■ Data ■
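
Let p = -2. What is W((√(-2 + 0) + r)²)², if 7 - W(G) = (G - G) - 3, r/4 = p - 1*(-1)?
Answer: 100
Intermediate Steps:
r = -4 (r = 4*(-2 - 1*(-1)) = 4*(-2 + 1) = 4*(-1) = -4)
W(G) = 10 (W(G) = 7 - ((G - G) - 3) = 7 - (0 - 3) = 7 - 1*(-3) = 7 + 3 = 10)
W((√(-2 + 0) + r)²)² = 10² = 100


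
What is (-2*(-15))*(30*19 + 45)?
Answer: 18450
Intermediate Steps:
(-2*(-15))*(30*19 + 45) = 30*(570 + 45) = 30*615 = 18450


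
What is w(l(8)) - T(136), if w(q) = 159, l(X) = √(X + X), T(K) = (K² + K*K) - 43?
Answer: -36790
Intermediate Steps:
T(K) = -43 + 2*K² (T(K) = (K² + K²) - 43 = 2*K² - 43 = -43 + 2*K²)
l(X) = √2*√X (l(X) = √(2*X) = √2*√X)
w(l(8)) - T(136) = 159 - (-43 + 2*136²) = 159 - (-43 + 2*18496) = 159 - (-43 + 36992) = 159 - 1*36949 = 159 - 36949 = -36790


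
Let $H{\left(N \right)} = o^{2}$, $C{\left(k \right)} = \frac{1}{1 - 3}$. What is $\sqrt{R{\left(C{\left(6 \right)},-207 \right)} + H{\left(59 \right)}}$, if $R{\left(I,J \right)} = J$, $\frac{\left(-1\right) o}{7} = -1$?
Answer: $i \sqrt{158} \approx 12.57 i$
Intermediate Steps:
$C{\left(k \right)} = - \frac{1}{2}$ ($C{\left(k \right)} = \frac{1}{-2} = - \frac{1}{2}$)
$o = 7$ ($o = \left(-7\right) \left(-1\right) = 7$)
$H{\left(N \right)} = 49$ ($H{\left(N \right)} = 7^{2} = 49$)
$\sqrt{R{\left(C{\left(6 \right)},-207 \right)} + H{\left(59 \right)}} = \sqrt{-207 + 49} = \sqrt{-158} = i \sqrt{158}$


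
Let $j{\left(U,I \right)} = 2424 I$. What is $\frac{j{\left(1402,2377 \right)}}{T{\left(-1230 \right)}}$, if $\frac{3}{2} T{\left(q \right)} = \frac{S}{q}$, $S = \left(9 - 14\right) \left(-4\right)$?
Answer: $-531530478$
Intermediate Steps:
$S = 20$ ($S = \left(-5\right) \left(-4\right) = 20$)
$T{\left(q \right)} = \frac{40}{3 q}$ ($T{\left(q \right)} = \frac{2 \frac{20}{q}}{3} = \frac{40}{3 q}$)
$\frac{j{\left(1402,2377 \right)}}{T{\left(-1230 \right)}} = \frac{2424 \cdot 2377}{\frac{40}{3} \frac{1}{-1230}} = \frac{5761848}{\frac{40}{3} \left(- \frac{1}{1230}\right)} = \frac{5761848}{- \frac{4}{369}} = 5761848 \left(- \frac{369}{4}\right) = -531530478$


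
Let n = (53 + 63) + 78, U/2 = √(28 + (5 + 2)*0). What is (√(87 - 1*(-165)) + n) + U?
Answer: 194 + 10*√7 ≈ 220.46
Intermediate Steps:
U = 4*√7 (U = 2*√(28 + (5 + 2)*0) = 2*√(28 + 7*0) = 2*√(28 + 0) = 2*√28 = 2*(2*√7) = 4*√7 ≈ 10.583)
n = 194 (n = 116 + 78 = 194)
(√(87 - 1*(-165)) + n) + U = (√(87 - 1*(-165)) + 194) + 4*√7 = (√(87 + 165) + 194) + 4*√7 = (√252 + 194) + 4*√7 = (6*√7 + 194) + 4*√7 = (194 + 6*√7) + 4*√7 = 194 + 10*√7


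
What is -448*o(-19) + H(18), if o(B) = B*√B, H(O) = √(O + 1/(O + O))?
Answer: √649/6 + 8512*I*√19 ≈ 4.2459 + 37103.0*I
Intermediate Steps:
H(O) = √(O + 1/(2*O))
o(B) = B^(3/2)
-448*o(-19) + H(18) = -(-8512)*I*√19 + √(2/18 + 4*18)/2 = -(-8512)*I*√19 + √(2*(1/18) + 72)/2 = 8512*I*√19 + √(⅑ + 72)/2 = 8512*I*√19 + √(649/9)/2 = 8512*I*√19 + (√649/3)/2 = 8512*I*√19 + √649/6 = √649/6 + 8512*I*√19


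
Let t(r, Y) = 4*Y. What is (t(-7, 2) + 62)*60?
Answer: 4200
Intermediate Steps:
(t(-7, 2) + 62)*60 = (4*2 + 62)*60 = (8 + 62)*60 = 70*60 = 4200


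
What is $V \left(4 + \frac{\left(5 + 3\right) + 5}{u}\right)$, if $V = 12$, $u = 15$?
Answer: $\frac{292}{5} \approx 58.4$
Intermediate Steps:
$V \left(4 + \frac{\left(5 + 3\right) + 5}{u}\right) = 12 \left(4 + \frac{\left(5 + 3\right) + 5}{15}\right) = 12 \left(4 + \left(8 + 5\right) \frac{1}{15}\right) = 12 \left(4 + 13 \cdot \frac{1}{15}\right) = 12 \left(4 + \frac{13}{15}\right) = 12 \cdot \frac{73}{15} = \frac{292}{5}$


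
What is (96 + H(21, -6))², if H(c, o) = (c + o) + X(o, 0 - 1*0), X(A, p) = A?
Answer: 11025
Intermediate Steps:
H(c, o) = c + 2*o (H(c, o) = (c + o) + o = c + 2*o)
(96 + H(21, -6))² = (96 + (21 + 2*(-6)))² = (96 + (21 - 12))² = (96 + 9)² = 105² = 11025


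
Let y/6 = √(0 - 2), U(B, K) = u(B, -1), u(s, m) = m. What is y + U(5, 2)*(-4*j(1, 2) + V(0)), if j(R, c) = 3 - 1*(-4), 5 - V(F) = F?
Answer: 23 + 6*I*√2 ≈ 23.0 + 8.4853*I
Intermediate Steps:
U(B, K) = -1
y = 6*I*√2 (y = 6*√(0 - 2) = 6*√(-2) = 6*(I*√2) = 6*I*√2 ≈ 8.4853*I)
V(F) = 5 - F
j(R, c) = 7 (j(R, c) = 3 + 4 = 7)
y + U(5, 2)*(-4*j(1, 2) + V(0)) = 6*I*√2 - (-4*7 + (5 - 1*0)) = 6*I*√2 - (-28 + (5 + 0)) = 6*I*√2 - (-28 + 5) = 6*I*√2 - 1*(-23) = 6*I*√2 + 23 = 23 + 6*I*√2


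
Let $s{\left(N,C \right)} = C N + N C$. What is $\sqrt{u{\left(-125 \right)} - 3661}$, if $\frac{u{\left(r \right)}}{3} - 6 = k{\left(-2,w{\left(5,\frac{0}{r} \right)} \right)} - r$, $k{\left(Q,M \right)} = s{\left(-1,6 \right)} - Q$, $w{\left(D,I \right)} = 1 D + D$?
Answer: $i \sqrt{3298} \approx 57.428 i$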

■ Exercise prompt ■
Reproduce each line of the material exactly as given.

■ Response area ■
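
Let p = -2. What is W((√(-2 + 0) + r)²)², if 7 - W(G) = (G - G) - 3, r/4 = p - 1*(-1)?
Answer: 100
Intermediate Steps:
r = -4 (r = 4*(-2 - 1*(-1)) = 4*(-2 + 1) = 4*(-1) = -4)
W(G) = 10 (W(G) = 7 - ((G - G) - 3) = 7 - (0 - 3) = 7 - 1*(-3) = 7 + 3 = 10)
W((√(-2 + 0) + r)²)² = 10² = 100


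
What is (-2*(-15))*(30*19 + 45)?
Answer: 18450
Intermediate Steps:
(-2*(-15))*(30*19 + 45) = 30*(570 + 45) = 30*615 = 18450


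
What is w(l(8)) - T(136), if w(q) = 159, l(X) = √(X + X), T(K) = (K² + K*K) - 43?
Answer: -36790
Intermediate Steps:
T(K) = -43 + 2*K² (T(K) = (K² + K²) - 43 = 2*K² - 43 = -43 + 2*K²)
l(X) = √2*√X (l(X) = √(2*X) = √2*√X)
w(l(8)) - T(136) = 159 - (-43 + 2*136²) = 159 - (-43 + 2*18496) = 159 - (-43 + 36992) = 159 - 1*36949 = 159 - 36949 = -36790


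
Let $H{\left(N \right)} = o^{2}$, $C{\left(k \right)} = \frac{1}{1 - 3}$. What is $\sqrt{R{\left(C{\left(6 \right)},-207 \right)} + H{\left(59 \right)}}$, if $R{\left(I,J \right)} = J$, $\frac{\left(-1\right) o}{7} = -1$?
Answer: $i \sqrt{158} \approx 12.57 i$
Intermediate Steps:
$C{\left(k \right)} = - \frac{1}{2}$ ($C{\left(k \right)} = \frac{1}{-2} = - \frac{1}{2}$)
$o = 7$ ($o = \left(-7\right) \left(-1\right) = 7$)
$H{\left(N \right)} = 49$ ($H{\left(N \right)} = 7^{2} = 49$)
$\sqrt{R{\left(C{\left(6 \right)},-207 \right)} + H{\left(59 \right)}} = \sqrt{-207 + 49} = \sqrt{-158} = i \sqrt{158}$


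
Let $j{\left(U,I \right)} = 2424 I$. What is $\frac{j{\left(1402,2377 \right)}}{T{\left(-1230 \right)}}$, if $\frac{3}{2} T{\left(q \right)} = \frac{S}{q}$, $S = \left(9 - 14\right) \left(-4\right)$?
Answer: $-531530478$
Intermediate Steps:
$S = 20$ ($S = \left(-5\right) \left(-4\right) = 20$)
$T{\left(q \right)} = \frac{40}{3 q}$ ($T{\left(q \right)} = \frac{2 \frac{20}{q}}{3} = \frac{40}{3 q}$)
$\frac{j{\left(1402,2377 \right)}}{T{\left(-1230 \right)}} = \frac{2424 \cdot 2377}{\frac{40}{3} \frac{1}{-1230}} = \frac{5761848}{\frac{40}{3} \left(- \frac{1}{1230}\right)} = \frac{5761848}{- \frac{4}{369}} = 5761848 \left(- \frac{369}{4}\right) = -531530478$


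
Let n = (53 + 63) + 78, U/2 = √(28 + (5 + 2)*0). What is (√(87 - 1*(-165)) + n) + U?
Answer: 194 + 10*√7 ≈ 220.46
Intermediate Steps:
U = 4*√7 (U = 2*√(28 + (5 + 2)*0) = 2*√(28 + 7*0) = 2*√(28 + 0) = 2*√28 = 2*(2*√7) = 4*√7 ≈ 10.583)
n = 194 (n = 116 + 78 = 194)
(√(87 - 1*(-165)) + n) + U = (√(87 - 1*(-165)) + 194) + 4*√7 = (√(87 + 165) + 194) + 4*√7 = (√252 + 194) + 4*√7 = (6*√7 + 194) + 4*√7 = (194 + 6*√7) + 4*√7 = 194 + 10*√7


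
What is -448*o(-19) + H(18), if o(B) = B*√B, H(O) = √(O + 1/(O + O))?
Answer: √649/6 + 8512*I*√19 ≈ 4.2459 + 37103.0*I
Intermediate Steps:
H(O) = √(O + 1/(2*O))
o(B) = B^(3/2)
-448*o(-19) + H(18) = -(-8512)*I*√19 + √(2/18 + 4*18)/2 = -(-8512)*I*√19 + √(2*(1/18) + 72)/2 = 8512*I*√19 + √(⅑ + 72)/2 = 8512*I*√19 + √(649/9)/2 = 8512*I*√19 + (√649/3)/2 = 8512*I*√19 + √649/6 = √649/6 + 8512*I*√19


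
Let t(r, Y) = 4*Y. What is (t(-7, 2) + 62)*60?
Answer: 4200
Intermediate Steps:
(t(-7, 2) + 62)*60 = (4*2 + 62)*60 = (8 + 62)*60 = 70*60 = 4200


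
What is $V \left(4 + \frac{\left(5 + 3\right) + 5}{u}\right)$, if $V = 12$, $u = 15$?
Answer: $\frac{292}{5} \approx 58.4$
Intermediate Steps:
$V \left(4 + \frac{\left(5 + 3\right) + 5}{u}\right) = 12 \left(4 + \frac{\left(5 + 3\right) + 5}{15}\right) = 12 \left(4 + \left(8 + 5\right) \frac{1}{15}\right) = 12 \left(4 + 13 \cdot \frac{1}{15}\right) = 12 \left(4 + \frac{13}{15}\right) = 12 \cdot \frac{73}{15} = \frac{292}{5}$


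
What is (96 + H(21, -6))², if H(c, o) = (c + o) + X(o, 0 - 1*0), X(A, p) = A?
Answer: 11025
Intermediate Steps:
H(c, o) = c + 2*o (H(c, o) = (c + o) + o = c + 2*o)
(96 + H(21, -6))² = (96 + (21 + 2*(-6)))² = (96 + (21 - 12))² = (96 + 9)² = 105² = 11025


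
Let y/6 = √(0 - 2), U(B, K) = u(B, -1), u(s, m) = m. What is y + U(5, 2)*(-4*j(1, 2) + V(0)), if j(R, c) = 3 - 1*(-4), 5 - V(F) = F?
Answer: 23 + 6*I*√2 ≈ 23.0 + 8.4853*I
Intermediate Steps:
U(B, K) = -1
y = 6*I*√2 (y = 6*√(0 - 2) = 6*√(-2) = 6*(I*√2) = 6*I*√2 ≈ 8.4853*I)
V(F) = 5 - F
j(R, c) = 7 (j(R, c) = 3 + 4 = 7)
y + U(5, 2)*(-4*j(1, 2) + V(0)) = 6*I*√2 - (-4*7 + (5 - 1*0)) = 6*I*√2 - (-28 + (5 + 0)) = 6*I*√2 - (-28 + 5) = 6*I*√2 - 1*(-23) = 6*I*√2 + 23 = 23 + 6*I*√2


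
Let $s{\left(N,C \right)} = C N + N C$. What is $\sqrt{u{\left(-125 \right)} - 3661}$, if $\frac{u{\left(r \right)}}{3} - 6 = k{\left(-2,w{\left(5,\frac{0}{r} \right)} \right)} - r$, $k{\left(Q,M \right)} = s{\left(-1,6 \right)} - Q$, $w{\left(D,I \right)} = 1 D + D$?
Answer: $i \sqrt{3298} \approx 57.428 i$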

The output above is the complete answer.